═══ Available data ═══

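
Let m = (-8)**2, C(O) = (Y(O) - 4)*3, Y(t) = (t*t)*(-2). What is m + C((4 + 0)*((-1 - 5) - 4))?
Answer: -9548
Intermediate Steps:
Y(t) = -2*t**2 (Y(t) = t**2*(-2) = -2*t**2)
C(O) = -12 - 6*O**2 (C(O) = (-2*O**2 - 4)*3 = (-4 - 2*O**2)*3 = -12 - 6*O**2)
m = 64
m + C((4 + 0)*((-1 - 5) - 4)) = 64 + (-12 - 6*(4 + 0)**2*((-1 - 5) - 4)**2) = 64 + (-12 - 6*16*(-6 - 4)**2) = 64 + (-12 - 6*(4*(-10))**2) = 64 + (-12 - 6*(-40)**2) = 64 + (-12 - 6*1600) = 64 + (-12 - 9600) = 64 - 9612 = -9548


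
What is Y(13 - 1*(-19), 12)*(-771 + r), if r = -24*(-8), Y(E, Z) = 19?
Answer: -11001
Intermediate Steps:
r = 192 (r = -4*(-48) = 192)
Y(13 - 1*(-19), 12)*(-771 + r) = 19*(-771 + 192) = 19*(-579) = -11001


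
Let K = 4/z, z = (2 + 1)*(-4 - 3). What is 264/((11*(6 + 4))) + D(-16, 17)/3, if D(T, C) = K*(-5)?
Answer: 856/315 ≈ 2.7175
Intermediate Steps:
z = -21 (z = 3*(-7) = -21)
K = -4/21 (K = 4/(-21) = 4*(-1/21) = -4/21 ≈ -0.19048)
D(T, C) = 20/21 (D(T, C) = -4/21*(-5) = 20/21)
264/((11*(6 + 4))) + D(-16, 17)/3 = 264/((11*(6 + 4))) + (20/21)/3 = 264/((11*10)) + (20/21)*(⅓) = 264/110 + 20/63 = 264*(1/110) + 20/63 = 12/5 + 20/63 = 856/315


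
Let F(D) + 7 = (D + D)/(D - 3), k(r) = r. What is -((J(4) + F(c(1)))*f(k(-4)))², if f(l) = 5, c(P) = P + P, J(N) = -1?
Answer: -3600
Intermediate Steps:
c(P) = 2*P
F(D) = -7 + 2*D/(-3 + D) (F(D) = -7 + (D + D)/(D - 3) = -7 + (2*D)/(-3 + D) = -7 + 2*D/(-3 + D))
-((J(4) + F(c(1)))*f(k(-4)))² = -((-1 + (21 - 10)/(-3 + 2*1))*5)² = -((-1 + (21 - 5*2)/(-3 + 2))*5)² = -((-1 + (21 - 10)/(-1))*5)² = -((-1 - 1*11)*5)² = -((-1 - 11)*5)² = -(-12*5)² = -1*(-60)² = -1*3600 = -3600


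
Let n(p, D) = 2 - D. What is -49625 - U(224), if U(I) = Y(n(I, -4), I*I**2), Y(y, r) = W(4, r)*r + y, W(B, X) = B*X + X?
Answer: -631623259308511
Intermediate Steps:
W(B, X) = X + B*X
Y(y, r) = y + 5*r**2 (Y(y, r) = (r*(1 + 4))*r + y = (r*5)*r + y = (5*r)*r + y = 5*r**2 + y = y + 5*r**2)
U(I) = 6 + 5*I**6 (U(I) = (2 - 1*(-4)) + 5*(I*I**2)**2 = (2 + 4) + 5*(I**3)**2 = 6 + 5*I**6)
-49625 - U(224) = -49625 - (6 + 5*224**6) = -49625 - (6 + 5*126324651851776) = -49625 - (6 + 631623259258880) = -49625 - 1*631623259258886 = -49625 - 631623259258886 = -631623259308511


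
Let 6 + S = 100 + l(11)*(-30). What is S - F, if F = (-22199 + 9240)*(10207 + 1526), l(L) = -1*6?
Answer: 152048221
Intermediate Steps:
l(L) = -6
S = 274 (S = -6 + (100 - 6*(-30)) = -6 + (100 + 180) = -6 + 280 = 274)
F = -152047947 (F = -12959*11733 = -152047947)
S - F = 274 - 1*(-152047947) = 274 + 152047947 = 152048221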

═══
═══ Available data ═══

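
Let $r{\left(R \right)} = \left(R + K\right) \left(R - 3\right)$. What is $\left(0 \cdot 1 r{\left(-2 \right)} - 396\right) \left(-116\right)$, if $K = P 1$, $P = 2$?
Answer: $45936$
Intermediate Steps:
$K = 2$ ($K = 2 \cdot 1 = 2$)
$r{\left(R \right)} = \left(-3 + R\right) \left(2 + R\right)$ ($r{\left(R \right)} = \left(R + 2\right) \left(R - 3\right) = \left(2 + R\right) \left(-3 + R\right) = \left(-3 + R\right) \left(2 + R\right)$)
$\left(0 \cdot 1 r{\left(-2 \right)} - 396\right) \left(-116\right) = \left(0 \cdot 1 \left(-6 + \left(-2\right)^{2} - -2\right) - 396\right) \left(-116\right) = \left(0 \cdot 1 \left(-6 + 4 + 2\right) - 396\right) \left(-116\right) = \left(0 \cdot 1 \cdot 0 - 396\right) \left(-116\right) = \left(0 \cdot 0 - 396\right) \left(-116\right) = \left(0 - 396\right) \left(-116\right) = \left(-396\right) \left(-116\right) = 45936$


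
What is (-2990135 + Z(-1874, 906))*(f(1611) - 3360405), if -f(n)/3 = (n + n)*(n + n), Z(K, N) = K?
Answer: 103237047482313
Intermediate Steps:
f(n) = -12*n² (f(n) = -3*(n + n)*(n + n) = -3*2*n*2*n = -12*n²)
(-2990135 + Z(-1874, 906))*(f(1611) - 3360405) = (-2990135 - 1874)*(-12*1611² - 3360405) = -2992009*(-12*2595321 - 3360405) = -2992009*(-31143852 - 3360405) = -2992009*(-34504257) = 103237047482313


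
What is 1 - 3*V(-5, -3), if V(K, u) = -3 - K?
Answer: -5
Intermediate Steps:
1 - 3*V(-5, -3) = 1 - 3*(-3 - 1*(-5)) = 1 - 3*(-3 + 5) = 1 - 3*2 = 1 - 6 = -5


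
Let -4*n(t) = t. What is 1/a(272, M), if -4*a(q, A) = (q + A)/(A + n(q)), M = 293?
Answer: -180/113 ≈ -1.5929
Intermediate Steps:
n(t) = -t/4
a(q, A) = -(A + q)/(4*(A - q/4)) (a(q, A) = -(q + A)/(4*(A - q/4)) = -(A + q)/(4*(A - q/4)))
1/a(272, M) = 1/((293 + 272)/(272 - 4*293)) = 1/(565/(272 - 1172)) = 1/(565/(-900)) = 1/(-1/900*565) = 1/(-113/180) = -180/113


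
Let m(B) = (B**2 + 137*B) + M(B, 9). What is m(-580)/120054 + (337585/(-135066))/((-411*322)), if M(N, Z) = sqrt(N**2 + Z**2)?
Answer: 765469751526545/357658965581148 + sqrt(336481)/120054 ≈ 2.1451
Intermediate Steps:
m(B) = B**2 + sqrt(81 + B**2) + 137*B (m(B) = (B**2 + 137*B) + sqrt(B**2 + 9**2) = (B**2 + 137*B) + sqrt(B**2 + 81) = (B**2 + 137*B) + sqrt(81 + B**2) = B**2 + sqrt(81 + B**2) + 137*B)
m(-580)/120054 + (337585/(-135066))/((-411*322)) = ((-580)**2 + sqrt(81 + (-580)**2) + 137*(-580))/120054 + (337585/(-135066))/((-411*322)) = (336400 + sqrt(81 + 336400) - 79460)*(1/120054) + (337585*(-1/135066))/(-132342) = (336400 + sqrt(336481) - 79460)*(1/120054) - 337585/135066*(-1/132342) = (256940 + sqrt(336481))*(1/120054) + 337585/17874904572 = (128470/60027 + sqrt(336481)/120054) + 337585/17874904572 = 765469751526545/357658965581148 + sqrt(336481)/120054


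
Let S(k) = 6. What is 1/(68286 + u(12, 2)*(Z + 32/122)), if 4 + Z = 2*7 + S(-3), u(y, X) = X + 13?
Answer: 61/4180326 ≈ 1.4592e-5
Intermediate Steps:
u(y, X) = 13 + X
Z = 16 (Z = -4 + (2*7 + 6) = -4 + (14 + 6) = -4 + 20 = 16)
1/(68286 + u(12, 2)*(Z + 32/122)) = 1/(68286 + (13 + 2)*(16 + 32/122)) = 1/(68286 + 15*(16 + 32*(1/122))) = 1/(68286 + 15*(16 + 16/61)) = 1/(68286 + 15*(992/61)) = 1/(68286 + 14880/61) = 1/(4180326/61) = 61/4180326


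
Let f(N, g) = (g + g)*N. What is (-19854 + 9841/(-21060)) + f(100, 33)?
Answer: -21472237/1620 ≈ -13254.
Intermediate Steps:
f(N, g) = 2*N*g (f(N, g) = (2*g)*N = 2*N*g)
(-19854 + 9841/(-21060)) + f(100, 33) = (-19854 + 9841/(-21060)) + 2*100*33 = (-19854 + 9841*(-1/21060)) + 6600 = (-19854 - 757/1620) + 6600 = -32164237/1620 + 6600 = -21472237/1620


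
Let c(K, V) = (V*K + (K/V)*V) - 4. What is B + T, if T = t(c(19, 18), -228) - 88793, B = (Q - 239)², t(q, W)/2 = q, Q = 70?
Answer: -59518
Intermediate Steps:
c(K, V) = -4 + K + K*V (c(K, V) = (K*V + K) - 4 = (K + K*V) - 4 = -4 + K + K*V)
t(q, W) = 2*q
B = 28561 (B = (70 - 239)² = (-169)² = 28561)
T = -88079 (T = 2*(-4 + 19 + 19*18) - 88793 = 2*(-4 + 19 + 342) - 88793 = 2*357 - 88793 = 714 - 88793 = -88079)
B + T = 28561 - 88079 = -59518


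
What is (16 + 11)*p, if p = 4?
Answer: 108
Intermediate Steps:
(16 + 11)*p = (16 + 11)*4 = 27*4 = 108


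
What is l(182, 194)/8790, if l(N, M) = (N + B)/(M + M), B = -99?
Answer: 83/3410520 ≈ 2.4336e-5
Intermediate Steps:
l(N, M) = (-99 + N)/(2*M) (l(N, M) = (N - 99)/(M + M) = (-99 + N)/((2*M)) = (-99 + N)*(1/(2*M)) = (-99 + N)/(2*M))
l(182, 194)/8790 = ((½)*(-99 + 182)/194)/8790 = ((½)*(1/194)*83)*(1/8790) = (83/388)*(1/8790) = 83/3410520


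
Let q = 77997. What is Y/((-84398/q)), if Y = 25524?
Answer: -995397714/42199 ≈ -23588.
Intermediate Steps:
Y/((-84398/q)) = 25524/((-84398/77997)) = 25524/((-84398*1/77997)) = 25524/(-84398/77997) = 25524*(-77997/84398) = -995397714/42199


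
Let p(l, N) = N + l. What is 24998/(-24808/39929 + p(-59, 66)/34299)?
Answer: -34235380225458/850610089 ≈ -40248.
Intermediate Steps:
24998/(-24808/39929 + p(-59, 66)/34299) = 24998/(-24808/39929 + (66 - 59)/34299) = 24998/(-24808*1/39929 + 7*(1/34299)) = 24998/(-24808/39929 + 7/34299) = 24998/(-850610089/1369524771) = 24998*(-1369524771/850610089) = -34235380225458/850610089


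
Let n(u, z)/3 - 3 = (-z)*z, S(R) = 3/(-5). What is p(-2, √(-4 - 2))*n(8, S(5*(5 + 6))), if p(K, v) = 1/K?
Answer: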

═══
═══ Available data ═══

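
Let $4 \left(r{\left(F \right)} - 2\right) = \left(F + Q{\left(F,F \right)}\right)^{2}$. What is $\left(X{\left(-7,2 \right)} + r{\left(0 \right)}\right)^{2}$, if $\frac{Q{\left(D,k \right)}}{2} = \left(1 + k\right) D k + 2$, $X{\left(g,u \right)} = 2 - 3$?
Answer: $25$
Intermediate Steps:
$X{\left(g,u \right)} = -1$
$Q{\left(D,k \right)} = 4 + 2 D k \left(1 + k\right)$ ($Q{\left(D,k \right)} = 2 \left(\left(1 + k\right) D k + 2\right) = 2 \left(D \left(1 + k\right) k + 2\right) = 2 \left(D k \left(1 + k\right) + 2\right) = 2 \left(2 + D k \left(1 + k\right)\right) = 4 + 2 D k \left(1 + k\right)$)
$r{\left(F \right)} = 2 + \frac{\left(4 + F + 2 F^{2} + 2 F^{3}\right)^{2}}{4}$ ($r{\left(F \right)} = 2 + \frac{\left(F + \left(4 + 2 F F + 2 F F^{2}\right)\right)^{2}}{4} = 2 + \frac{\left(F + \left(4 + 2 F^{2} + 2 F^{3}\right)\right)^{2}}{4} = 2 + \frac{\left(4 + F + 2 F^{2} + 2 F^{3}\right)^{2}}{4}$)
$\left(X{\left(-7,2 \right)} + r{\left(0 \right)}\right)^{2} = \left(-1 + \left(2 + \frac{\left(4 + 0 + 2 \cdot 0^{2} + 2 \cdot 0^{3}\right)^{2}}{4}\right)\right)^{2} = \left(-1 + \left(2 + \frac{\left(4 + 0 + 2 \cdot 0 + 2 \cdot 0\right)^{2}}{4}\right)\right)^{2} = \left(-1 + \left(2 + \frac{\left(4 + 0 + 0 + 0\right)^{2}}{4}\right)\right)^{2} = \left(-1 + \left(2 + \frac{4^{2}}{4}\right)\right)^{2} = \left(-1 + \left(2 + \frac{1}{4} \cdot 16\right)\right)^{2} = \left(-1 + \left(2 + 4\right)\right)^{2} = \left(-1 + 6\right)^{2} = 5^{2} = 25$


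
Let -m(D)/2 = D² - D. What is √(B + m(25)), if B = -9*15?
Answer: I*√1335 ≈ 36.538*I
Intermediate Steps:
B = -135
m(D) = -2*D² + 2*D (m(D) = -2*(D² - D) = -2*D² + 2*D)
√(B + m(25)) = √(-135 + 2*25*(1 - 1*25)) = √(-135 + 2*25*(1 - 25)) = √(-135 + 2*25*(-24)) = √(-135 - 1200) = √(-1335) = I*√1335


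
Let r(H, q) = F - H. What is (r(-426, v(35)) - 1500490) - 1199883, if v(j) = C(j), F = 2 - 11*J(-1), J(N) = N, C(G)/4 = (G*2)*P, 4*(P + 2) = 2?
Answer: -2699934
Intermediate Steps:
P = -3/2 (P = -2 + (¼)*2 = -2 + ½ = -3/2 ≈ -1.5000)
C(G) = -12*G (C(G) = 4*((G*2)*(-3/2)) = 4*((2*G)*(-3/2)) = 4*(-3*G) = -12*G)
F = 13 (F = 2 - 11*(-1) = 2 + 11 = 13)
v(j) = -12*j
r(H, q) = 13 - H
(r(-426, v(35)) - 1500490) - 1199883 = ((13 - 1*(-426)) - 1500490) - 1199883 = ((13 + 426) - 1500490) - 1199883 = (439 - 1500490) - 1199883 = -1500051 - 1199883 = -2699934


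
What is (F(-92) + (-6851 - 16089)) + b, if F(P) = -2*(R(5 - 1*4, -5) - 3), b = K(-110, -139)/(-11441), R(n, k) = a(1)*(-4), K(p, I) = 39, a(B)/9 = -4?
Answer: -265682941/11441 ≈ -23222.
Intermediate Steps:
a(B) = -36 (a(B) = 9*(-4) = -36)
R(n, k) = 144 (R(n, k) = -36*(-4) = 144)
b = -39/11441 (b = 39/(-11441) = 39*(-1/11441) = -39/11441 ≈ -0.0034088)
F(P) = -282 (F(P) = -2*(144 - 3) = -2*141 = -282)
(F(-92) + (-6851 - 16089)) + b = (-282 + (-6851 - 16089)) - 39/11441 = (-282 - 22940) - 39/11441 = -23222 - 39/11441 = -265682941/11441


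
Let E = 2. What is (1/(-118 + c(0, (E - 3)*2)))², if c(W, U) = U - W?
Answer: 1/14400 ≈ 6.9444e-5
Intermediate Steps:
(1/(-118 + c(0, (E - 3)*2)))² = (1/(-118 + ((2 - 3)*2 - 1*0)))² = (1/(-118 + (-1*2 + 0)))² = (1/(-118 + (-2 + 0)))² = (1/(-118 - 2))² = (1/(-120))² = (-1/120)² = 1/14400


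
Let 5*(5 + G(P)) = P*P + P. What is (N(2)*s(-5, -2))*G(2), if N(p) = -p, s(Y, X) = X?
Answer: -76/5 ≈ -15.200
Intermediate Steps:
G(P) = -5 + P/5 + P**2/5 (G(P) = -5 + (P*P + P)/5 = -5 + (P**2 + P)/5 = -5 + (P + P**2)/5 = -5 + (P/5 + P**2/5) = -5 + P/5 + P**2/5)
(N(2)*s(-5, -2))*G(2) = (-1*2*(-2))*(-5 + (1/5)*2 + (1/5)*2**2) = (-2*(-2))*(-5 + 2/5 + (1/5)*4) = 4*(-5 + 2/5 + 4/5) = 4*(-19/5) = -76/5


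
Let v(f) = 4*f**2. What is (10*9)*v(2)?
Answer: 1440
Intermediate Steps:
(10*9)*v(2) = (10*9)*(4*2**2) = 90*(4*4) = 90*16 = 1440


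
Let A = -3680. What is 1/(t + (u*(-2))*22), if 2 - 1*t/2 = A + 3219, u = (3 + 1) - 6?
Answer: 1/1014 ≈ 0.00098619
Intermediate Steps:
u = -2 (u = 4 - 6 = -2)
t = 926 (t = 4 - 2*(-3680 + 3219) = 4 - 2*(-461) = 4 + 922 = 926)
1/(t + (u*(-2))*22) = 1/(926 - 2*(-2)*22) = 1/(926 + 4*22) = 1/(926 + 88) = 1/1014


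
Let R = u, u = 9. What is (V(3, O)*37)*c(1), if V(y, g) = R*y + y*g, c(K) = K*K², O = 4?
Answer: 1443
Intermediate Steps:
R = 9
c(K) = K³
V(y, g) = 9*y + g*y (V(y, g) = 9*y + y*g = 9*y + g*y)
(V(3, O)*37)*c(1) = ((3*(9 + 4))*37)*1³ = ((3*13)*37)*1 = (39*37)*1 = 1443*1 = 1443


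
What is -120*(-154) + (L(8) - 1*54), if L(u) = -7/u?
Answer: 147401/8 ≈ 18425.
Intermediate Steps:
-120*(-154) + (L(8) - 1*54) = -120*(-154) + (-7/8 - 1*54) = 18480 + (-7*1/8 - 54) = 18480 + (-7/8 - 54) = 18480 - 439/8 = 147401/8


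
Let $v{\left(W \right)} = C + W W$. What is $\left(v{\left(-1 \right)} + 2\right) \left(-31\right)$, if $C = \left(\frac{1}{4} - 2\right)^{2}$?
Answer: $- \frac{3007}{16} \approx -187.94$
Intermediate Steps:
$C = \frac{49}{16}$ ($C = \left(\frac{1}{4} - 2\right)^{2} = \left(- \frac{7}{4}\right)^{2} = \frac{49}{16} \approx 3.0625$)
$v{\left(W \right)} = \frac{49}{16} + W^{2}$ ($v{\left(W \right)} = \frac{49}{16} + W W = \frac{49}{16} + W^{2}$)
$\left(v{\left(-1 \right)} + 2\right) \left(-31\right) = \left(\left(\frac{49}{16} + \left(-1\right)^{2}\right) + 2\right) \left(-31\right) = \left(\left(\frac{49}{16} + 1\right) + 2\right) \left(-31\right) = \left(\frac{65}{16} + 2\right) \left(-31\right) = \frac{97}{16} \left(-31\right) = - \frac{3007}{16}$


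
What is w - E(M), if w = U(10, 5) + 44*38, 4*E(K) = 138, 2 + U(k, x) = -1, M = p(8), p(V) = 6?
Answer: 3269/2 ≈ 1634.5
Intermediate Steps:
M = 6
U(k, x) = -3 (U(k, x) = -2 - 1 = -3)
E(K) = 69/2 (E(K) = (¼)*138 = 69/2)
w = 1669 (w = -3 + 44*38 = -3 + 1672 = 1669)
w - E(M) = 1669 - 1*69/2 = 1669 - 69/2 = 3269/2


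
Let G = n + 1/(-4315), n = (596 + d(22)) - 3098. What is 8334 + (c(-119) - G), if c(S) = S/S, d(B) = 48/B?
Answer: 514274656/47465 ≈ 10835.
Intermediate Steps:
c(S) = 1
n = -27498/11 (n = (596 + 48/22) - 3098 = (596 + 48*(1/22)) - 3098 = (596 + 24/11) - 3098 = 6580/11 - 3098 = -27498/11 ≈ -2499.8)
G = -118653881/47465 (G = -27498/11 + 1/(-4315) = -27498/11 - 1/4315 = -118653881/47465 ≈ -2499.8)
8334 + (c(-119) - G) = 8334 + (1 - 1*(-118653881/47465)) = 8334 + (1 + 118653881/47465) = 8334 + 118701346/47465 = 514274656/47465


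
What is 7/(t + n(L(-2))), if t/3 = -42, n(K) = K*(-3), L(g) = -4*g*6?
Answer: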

═══

### Aim of the task
Beginning with the line above that contains "Answer: 61/4180326 ≈ 1.4592e-5", copy each line exactly up to and including the line that contains "Answer: -59518", and go no further.

### Exercise output
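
Answer: 61/4180326 ≈ 1.4592e-5
Intermediate Steps:
u(y, X) = 13 + X
Z = 16 (Z = -4 + (2*7 + 6) = -4 + (14 + 6) = -4 + 20 = 16)
1/(68286 + u(12, 2)*(Z + 32/122)) = 1/(68286 + (13 + 2)*(16 + 32/122)) = 1/(68286 + 15*(16 + 32*(1/122))) = 1/(68286 + 15*(16 + 16/61)) = 1/(68286 + 15*(992/61)) = 1/(68286 + 14880/61) = 1/(4180326/61) = 61/4180326


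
Let f(N, g) = (g + g)*N. What is (-19854 + 9841/(-21060)) + f(100, 33)?
Answer: -21472237/1620 ≈ -13254.
Intermediate Steps:
f(N, g) = 2*N*g (f(N, g) = (2*g)*N = 2*N*g)
(-19854 + 9841/(-21060)) + f(100, 33) = (-19854 + 9841/(-21060)) + 2*100*33 = (-19854 + 9841*(-1/21060)) + 6600 = (-19854 - 757/1620) + 6600 = -32164237/1620 + 6600 = -21472237/1620


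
Let c(K, V) = (V*K + (K/V)*V) - 4. What is B + T, if T = t(c(19, 18), -228) - 88793, B = (Q - 239)², t(q, W)/2 = q, Q = 70?
Answer: -59518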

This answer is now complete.